• [Problem requirements] The full data must be written out exactly, with every line included.

Excerpts from a dataset
+-------+
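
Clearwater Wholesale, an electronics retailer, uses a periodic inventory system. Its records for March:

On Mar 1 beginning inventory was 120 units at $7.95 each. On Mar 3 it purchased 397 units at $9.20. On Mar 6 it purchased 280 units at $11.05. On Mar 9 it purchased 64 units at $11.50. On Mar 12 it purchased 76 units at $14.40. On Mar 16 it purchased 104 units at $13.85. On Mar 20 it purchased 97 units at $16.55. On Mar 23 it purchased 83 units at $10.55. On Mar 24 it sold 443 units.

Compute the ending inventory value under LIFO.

Ending inventory = $7,490.45

Mar 24, 443 sold [LIFO — newest first]: 83 @ $10.55 + 97 @ $16.55 + 104 @ $13.85 + 76 @ $14.40 + 64 @ $11.50 + 19 @ $11.05 = $5,961.75
Ending inventory: 120 @ $7.95 + 397 @ $9.20 + 261 @ $11.05 = $7,490.45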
+-------+
• [Answer to the problem]
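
Clearwater Wholesale, an electronics retailer, uses a periodic inventory system. Its records for March:

On Mar 1 beginning inventory was 120 units at $7.95 each. On Mar 3 it purchased 397 units at $9.20. On Mar 6 it purchased 280 units at $11.05. On Mar 9 it purchased 64 units at $11.50. On Mar 12 it purchased 76 units at $14.40. On Mar 16 it purchased 104 units at $13.85. On Mar 20 it purchased 97 units at $16.55. On Mar 23 it purchased 83 units at $10.55. On Mar 24 it sold 443 units.

Compute the ending inventory value under LIFO.

Ending inventory = $7,490.45

Mar 24, 443 sold [LIFO — newest first]: 83 @ $10.55 + 97 @ $16.55 + 104 @ $13.85 + 76 @ $14.40 + 64 @ $11.50 + 19 @ $11.05 = $5,961.75
Ending inventory: 120 @ $7.95 + 397 @ $9.20 + 261 @ $11.05 = $7,490.45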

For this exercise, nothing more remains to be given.